── DATA FOR ANALYSIS
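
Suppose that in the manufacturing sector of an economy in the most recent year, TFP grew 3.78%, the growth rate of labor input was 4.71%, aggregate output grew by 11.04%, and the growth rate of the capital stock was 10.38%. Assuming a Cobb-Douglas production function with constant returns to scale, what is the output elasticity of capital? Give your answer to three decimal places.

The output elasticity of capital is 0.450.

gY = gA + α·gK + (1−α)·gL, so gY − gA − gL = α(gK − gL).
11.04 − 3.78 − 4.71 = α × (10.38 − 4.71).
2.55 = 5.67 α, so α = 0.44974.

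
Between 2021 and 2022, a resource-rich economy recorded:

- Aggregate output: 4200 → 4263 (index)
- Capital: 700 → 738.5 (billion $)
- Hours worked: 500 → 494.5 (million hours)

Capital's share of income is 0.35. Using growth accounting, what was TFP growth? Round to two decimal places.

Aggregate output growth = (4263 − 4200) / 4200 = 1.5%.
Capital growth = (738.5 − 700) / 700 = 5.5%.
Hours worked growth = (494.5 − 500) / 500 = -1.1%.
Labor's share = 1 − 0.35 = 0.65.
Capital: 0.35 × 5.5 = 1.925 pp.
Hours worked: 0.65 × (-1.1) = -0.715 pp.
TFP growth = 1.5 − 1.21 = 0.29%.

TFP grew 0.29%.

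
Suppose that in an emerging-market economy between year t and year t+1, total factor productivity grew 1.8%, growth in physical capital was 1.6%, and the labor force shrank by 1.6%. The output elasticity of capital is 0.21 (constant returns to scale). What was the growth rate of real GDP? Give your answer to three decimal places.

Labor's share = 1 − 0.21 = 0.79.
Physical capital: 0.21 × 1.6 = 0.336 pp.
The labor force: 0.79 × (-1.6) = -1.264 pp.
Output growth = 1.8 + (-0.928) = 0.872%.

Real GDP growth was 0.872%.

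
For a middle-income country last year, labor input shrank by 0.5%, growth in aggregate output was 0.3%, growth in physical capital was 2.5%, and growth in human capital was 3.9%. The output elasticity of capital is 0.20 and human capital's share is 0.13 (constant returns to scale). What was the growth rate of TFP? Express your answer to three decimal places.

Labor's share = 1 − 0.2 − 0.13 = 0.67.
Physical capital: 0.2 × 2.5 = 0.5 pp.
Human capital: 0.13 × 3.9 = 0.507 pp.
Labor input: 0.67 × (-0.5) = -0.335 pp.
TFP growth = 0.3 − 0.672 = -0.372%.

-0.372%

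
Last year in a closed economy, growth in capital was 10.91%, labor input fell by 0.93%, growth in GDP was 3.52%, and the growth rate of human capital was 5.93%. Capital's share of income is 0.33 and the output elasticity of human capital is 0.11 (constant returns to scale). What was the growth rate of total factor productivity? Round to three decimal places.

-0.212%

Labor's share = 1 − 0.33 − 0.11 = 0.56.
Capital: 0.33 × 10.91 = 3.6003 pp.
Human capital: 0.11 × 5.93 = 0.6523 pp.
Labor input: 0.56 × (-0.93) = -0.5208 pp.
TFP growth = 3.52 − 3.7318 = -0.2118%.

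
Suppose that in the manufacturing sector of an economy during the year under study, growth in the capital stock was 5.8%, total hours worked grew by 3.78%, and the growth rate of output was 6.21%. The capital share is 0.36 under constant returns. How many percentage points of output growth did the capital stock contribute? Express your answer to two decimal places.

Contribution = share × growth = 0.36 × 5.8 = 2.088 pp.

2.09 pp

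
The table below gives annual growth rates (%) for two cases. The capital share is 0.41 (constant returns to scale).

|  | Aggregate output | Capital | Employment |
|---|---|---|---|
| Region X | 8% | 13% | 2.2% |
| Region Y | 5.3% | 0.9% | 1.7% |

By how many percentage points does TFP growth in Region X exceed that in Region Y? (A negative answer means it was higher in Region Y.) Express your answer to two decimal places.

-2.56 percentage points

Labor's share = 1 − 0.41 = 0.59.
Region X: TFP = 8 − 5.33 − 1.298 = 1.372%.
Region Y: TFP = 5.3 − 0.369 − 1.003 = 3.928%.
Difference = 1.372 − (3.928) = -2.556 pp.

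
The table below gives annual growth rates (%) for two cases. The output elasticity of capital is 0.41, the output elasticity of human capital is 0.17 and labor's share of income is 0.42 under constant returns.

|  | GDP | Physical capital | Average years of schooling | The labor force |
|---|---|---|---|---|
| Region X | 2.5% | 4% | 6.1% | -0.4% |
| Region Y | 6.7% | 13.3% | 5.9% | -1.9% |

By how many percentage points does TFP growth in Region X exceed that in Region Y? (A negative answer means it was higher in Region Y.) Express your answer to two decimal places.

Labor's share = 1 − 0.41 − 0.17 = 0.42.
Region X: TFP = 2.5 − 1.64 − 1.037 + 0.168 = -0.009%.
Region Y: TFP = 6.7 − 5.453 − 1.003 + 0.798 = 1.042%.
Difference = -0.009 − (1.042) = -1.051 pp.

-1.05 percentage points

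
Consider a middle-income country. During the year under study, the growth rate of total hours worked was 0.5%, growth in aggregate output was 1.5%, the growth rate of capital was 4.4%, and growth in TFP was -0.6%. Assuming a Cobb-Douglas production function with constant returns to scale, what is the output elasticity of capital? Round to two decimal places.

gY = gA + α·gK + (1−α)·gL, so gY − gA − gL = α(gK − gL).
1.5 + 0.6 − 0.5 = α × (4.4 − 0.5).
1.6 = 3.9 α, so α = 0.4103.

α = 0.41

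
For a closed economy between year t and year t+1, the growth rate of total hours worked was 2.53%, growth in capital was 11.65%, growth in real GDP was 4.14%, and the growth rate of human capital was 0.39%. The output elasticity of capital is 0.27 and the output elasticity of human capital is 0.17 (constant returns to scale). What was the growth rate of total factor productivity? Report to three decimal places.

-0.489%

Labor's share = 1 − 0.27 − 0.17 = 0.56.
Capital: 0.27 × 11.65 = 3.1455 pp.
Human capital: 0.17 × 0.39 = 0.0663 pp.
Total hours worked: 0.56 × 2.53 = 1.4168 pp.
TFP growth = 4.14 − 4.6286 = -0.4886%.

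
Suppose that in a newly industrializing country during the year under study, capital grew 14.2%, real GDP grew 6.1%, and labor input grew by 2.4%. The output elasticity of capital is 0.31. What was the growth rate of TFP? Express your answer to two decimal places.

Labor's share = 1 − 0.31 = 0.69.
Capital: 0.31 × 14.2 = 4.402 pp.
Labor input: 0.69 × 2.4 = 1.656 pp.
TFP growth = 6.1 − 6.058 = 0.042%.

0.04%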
────
■ ASSIGNED TASK ■
Could you report all lines of the listing that hold "table"?

■ RESULT OF THIS TASK ■
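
The table below gives annual growth rates (%) for two cases. The capital share is 0.41 (constant returns to scale).
The table below gives annual growth rates (%) for two cases. The output elasticity of capital is 0.41, the output elasticity of human capital is 0.17 and labor's share of income is 0.42 under constant returns.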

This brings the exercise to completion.